What the exercise asks: Each line from the one that contains "Its determinant is det(M) = -32." to the end of the material must be quoted exactly; include both end lines and nothing else.

● ● ● ●

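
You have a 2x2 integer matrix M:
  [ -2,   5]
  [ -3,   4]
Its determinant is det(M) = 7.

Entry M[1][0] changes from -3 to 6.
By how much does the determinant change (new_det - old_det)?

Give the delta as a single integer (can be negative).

Cofactor C_10 = -5
Entry delta = 6 - -3 = 9
Det delta = entry_delta * cofactor = 9 * -5 = -45

Answer: -45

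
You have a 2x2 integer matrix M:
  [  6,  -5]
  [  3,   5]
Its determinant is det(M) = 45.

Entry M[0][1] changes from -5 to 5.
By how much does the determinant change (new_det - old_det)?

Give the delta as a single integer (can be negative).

Answer: -30

Derivation:
Cofactor C_01 = -3
Entry delta = 5 - -5 = 10
Det delta = entry_delta * cofactor = 10 * -3 = -30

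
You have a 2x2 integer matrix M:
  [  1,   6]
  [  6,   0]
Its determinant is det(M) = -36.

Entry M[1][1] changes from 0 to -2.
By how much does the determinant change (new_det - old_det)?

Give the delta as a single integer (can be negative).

Answer: -2

Derivation:
Cofactor C_11 = 1
Entry delta = -2 - 0 = -2
Det delta = entry_delta * cofactor = -2 * 1 = -2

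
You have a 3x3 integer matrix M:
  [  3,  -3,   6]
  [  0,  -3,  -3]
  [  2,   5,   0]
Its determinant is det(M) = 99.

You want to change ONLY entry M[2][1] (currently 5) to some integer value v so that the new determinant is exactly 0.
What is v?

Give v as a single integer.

Answer: -6

Derivation:
det is linear in entry M[2][1]: det = old_det + (v - 5) * C_21
Cofactor C_21 = 9
Want det = 0: 99 + (v - 5) * 9 = 0
  (v - 5) = -99 / 9 = -11
  v = 5 + (-11) = -6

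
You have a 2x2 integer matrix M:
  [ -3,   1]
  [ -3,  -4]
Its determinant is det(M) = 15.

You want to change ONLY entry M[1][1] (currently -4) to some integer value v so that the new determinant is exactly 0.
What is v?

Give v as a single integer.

det is linear in entry M[1][1]: det = old_det + (v - -4) * C_11
Cofactor C_11 = -3
Want det = 0: 15 + (v - -4) * -3 = 0
  (v - -4) = -15 / -3 = 5
  v = -4 + (5) = 1

Answer: 1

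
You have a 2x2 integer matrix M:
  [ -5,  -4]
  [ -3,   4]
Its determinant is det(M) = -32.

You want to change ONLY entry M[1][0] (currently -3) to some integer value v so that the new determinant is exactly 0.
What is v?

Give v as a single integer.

det is linear in entry M[1][0]: det = old_det + (v - -3) * C_10
Cofactor C_10 = 4
Want det = 0: -32 + (v - -3) * 4 = 0
  (v - -3) = 32 / 4 = 8
  v = -3 + (8) = 5

Answer: 5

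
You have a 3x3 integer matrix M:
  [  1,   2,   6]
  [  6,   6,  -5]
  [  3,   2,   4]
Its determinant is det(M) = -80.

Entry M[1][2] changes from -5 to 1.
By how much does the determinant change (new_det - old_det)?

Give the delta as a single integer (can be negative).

Answer: 24

Derivation:
Cofactor C_12 = 4
Entry delta = 1 - -5 = 6
Det delta = entry_delta * cofactor = 6 * 4 = 24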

● ● ● ●

Solution for this problem:
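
Its determinant is det(M) = -32.

You want to change ONLY entry M[1][0] (currently -3) to some integer value v so that the new determinant is exactly 0.
What is v?

Give v as a single integer.

det is linear in entry M[1][0]: det = old_det + (v - -3) * C_10
Cofactor C_10 = 4
Want det = 0: -32 + (v - -3) * 4 = 0
  (v - -3) = 32 / 4 = 8
  v = -3 + (8) = 5

Answer: 5

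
You have a 3x3 integer matrix M:
  [  1,   2,   6]
  [  6,   6,  -5]
  [  3,   2,   4]
Its determinant is det(M) = -80.

Entry M[1][2] changes from -5 to 1.
By how much does the determinant change (new_det - old_det)?

Give the delta as a single integer (can be negative).

Answer: 24

Derivation:
Cofactor C_12 = 4
Entry delta = 1 - -5 = 6
Det delta = entry_delta * cofactor = 6 * 4 = 24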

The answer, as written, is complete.